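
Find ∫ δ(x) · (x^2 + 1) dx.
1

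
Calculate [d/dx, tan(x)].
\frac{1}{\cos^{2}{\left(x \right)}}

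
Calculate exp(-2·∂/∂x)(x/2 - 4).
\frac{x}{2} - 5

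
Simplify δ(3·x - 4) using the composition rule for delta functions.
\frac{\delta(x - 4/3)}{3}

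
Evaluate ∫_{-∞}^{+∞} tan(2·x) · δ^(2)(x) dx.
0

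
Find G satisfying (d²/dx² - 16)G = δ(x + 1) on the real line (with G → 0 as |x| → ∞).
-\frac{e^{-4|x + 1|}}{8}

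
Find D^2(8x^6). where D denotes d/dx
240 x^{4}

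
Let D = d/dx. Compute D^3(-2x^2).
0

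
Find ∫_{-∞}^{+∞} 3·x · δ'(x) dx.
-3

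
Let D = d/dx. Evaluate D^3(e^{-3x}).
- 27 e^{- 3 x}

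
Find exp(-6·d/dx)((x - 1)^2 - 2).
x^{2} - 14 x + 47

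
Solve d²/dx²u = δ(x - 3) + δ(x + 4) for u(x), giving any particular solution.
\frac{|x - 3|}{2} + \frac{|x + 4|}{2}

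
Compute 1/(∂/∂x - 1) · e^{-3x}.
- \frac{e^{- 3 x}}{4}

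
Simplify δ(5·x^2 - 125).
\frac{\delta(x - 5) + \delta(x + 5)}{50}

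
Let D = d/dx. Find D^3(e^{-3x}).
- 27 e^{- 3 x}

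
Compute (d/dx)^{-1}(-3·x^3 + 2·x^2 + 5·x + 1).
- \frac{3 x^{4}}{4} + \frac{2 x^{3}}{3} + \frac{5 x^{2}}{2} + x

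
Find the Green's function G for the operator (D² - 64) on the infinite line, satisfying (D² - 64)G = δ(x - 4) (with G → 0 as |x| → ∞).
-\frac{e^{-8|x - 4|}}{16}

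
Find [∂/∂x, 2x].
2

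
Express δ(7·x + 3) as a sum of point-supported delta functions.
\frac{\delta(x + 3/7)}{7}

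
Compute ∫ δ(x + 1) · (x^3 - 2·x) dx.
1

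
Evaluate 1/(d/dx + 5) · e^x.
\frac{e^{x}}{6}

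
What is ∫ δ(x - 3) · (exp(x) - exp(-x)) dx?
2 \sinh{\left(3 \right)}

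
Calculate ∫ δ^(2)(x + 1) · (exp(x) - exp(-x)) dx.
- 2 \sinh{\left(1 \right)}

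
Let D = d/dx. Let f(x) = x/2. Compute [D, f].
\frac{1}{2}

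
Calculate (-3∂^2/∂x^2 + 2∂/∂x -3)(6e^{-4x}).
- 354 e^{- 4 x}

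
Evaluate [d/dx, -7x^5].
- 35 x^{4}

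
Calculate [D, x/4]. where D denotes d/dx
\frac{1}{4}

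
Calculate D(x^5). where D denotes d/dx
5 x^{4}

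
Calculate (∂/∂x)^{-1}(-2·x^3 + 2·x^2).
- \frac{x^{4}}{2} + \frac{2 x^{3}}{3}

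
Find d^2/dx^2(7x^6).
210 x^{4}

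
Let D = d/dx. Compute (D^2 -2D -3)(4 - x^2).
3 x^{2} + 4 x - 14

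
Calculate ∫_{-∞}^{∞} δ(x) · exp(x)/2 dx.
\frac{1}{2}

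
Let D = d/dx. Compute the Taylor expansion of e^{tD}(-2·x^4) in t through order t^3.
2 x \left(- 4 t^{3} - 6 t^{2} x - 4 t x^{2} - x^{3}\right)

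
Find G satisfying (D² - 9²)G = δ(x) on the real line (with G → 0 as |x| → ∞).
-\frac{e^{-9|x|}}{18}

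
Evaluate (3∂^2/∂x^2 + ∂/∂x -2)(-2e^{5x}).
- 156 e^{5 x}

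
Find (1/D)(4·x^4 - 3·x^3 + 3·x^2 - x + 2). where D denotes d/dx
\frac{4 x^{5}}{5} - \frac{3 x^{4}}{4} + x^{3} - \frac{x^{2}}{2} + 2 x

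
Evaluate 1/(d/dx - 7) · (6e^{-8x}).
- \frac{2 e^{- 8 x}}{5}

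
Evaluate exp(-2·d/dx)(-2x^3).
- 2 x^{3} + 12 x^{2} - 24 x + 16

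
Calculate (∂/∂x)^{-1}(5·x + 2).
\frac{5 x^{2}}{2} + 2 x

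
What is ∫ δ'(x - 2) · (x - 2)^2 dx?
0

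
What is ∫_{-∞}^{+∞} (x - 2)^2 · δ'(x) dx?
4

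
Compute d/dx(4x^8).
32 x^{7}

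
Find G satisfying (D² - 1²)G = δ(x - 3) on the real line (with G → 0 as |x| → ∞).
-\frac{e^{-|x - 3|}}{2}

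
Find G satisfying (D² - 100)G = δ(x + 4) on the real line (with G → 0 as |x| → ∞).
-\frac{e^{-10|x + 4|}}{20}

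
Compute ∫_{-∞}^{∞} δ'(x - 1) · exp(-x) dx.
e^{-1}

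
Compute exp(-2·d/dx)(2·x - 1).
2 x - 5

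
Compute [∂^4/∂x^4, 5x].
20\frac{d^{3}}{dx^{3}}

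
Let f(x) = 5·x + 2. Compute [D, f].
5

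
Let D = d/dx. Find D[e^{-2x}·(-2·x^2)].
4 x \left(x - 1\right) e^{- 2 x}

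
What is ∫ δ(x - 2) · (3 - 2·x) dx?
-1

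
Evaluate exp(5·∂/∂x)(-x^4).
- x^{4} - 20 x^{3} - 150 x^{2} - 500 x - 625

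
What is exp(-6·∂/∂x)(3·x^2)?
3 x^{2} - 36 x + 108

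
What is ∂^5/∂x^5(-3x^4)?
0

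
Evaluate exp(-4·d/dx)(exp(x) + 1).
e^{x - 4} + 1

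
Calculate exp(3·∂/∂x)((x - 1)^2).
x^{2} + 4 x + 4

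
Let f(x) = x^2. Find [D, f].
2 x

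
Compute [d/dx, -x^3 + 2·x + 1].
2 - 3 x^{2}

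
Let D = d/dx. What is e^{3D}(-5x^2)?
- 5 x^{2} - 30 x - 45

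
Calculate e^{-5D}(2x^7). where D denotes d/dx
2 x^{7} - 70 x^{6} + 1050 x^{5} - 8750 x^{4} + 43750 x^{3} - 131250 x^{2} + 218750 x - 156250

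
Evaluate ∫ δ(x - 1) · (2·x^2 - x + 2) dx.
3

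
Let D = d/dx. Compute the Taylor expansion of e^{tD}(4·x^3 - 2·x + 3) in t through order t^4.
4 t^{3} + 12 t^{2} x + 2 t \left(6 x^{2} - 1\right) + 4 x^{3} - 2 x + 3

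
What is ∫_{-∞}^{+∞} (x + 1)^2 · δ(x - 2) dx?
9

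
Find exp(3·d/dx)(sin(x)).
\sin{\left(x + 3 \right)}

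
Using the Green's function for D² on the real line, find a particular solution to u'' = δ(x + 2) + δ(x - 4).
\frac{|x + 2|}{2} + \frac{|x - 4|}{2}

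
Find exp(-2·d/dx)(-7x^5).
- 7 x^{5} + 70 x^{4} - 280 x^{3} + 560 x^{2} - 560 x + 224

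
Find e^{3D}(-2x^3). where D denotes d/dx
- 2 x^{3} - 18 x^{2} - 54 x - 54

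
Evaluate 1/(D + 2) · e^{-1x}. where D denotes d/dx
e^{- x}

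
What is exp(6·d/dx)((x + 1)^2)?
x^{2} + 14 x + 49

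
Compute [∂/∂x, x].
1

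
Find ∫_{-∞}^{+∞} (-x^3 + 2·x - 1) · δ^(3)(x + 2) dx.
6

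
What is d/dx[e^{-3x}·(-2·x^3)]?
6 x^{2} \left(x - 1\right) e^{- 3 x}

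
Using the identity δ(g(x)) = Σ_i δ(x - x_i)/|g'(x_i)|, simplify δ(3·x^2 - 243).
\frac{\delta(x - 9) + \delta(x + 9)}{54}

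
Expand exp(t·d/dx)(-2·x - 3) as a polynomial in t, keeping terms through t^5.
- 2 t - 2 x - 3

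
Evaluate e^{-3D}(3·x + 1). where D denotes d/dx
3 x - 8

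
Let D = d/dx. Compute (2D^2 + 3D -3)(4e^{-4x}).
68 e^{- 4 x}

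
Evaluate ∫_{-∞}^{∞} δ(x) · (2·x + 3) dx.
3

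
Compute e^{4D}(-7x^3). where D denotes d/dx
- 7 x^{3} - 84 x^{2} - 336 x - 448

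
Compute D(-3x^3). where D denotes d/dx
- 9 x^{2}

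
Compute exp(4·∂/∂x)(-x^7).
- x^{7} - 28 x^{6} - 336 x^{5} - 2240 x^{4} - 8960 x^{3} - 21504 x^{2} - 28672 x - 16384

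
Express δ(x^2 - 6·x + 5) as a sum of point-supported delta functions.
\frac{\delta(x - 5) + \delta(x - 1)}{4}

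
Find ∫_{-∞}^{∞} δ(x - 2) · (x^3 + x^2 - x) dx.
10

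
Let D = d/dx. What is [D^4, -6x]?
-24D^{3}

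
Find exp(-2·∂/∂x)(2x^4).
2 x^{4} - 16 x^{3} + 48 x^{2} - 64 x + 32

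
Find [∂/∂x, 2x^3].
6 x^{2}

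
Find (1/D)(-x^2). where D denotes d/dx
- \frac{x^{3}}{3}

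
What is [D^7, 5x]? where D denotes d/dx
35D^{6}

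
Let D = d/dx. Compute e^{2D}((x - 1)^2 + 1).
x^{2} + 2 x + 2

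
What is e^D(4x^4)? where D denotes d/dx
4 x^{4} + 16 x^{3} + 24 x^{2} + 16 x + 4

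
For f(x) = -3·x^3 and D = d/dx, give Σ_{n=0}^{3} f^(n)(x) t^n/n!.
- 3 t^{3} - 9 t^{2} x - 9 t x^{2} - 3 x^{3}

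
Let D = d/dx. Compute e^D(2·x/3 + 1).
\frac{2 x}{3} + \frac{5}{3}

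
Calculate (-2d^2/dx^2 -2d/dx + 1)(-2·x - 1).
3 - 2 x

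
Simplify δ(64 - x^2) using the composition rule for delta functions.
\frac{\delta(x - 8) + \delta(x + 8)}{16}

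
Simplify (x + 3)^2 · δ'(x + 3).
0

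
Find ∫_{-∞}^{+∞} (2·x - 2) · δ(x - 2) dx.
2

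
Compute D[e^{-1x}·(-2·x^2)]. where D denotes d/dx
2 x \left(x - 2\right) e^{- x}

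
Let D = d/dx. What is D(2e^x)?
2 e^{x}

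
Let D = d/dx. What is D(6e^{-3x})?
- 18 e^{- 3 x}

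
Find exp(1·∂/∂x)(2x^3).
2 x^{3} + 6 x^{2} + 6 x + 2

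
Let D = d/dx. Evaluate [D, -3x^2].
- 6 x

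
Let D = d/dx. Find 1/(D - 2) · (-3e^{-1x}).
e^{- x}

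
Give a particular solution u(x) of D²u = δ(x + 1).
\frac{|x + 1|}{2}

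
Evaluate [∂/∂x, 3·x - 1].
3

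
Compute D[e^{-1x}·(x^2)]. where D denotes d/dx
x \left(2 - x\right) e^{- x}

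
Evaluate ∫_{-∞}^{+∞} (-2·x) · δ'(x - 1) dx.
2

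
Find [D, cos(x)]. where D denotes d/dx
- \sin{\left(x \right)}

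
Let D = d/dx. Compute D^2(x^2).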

|---|

Nothing should be returned except the lines from the one holding "Let D = d/dx. Evaluate [D, -3x^2]." through the final line of the listing, exactly as they appear.

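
Let D = d/dx. Evaluate [D, -3x^2].
- 6 x

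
Let D = d/dx. Find 1/(D - 2) · (-3e^{-1x}).
e^{- x}

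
Give a particular solution u(x) of D²u = δ(x + 1).
\frac{|x + 1|}{2}

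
Evaluate [∂/∂x, 3·x - 1].
3

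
Compute D[e^{-1x}·(x^2)]. where D denotes d/dx
x \left(2 - x\right) e^{- x}

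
Evaluate ∫_{-∞}^{+∞} (-2·x) · δ'(x - 1) dx.
2

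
Find [D, cos(x)]. where D denotes d/dx
- \sin{\left(x \right)}

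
Let D = d/dx. Compute D^2(x^2).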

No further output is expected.